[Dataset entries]
Segment Open
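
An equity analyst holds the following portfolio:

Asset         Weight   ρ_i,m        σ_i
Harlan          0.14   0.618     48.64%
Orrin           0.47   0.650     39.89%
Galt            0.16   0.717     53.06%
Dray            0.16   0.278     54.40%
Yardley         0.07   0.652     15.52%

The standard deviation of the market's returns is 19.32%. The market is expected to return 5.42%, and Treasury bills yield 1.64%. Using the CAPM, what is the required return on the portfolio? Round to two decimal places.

β_Harlan = 0.618 × 48.64% / 19.32% = 1.5559
β_Orrin = 0.650 × 39.89% / 19.32% = 1.3421
β_Galt = 0.717 × 53.06% / 19.32% = 1.9692
β_Dray = 0.278 × 54.40% / 19.32% = 0.7828
β_Yardley = 0.652 × 15.52% / 19.32% = 0.5238
β_P = Σ w_i β_i = 0.14×1.5559 + 0.47×1.3421 + 0.16×1.9692 + 0.16×0.7828 + 0.07×0.5238 = 1.3256
MRP = 5.42% − 1.64% = 3.78%
E(R_P) = R_f + β_P × MRP = 1.64% + 1.3256 × 3.78% = 6.65%

6.65%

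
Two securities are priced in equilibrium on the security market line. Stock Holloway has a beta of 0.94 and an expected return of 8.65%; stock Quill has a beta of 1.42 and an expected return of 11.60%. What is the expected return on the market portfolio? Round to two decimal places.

9.02%

Both satisfy E(R) = R_f + β·MRP, so the slope of the SML is
MRP = (11.60% − 8.65%) / (1.42 − 0.94) = 2.95% / 0.48 = 6.1458%
R_f = E(R_Holloway) − β_Holloway·MRP = 8.65% − 0.94 × 6.1458% = 2.8729%
E(R_m) = R_f + MRP = 2.8729% + 6.1458% = 9.02%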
Segment Closed
ABOUT THIS TASK: Would you copy out all the entries above without changing a single character?

TASK OUTPUT:
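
An equity analyst holds the following portfolio:

Asset         Weight   ρ_i,m        σ_i
Harlan          0.14   0.618     48.64%
Orrin           0.47   0.650     39.89%
Galt            0.16   0.717     53.06%
Dray            0.16   0.278     54.40%
Yardley         0.07   0.652     15.52%

The standard deviation of the market's returns is 19.32%. The market is expected to return 5.42%, and Treasury bills yield 1.64%. Using the CAPM, what is the required return on the portfolio? Round to two decimal places.

β_Harlan = 0.618 × 48.64% / 19.32% = 1.5559
β_Orrin = 0.650 × 39.89% / 19.32% = 1.3421
β_Galt = 0.717 × 53.06% / 19.32% = 1.9692
β_Dray = 0.278 × 54.40% / 19.32% = 0.7828
β_Yardley = 0.652 × 15.52% / 19.32% = 0.5238
β_P = Σ w_i β_i = 0.14×1.5559 + 0.47×1.3421 + 0.16×1.9692 + 0.16×0.7828 + 0.07×0.5238 = 1.3256
MRP = 5.42% − 1.64% = 3.78%
E(R_P) = R_f + β_P × MRP = 1.64% + 1.3256 × 3.78% = 6.65%

6.65%

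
Two securities are priced in equilibrium on the security market line. Stock Holloway has a beta of 0.94 and an expected return of 8.65%; stock Quill has a beta of 1.42 and an expected return of 11.60%. What is the expected return on the market portfolio? Round to two decimal places.

9.02%

Both satisfy E(R) = R_f + β·MRP, so the slope of the SML is
MRP = (11.60% − 8.65%) / (1.42 − 0.94) = 2.95% / 0.48 = 6.1458%
R_f = E(R_Holloway) − β_Holloway·MRP = 8.65% − 0.94 × 6.1458% = 2.8729%
E(R_m) = R_f + MRP = 2.8729% + 6.1458% = 9.02%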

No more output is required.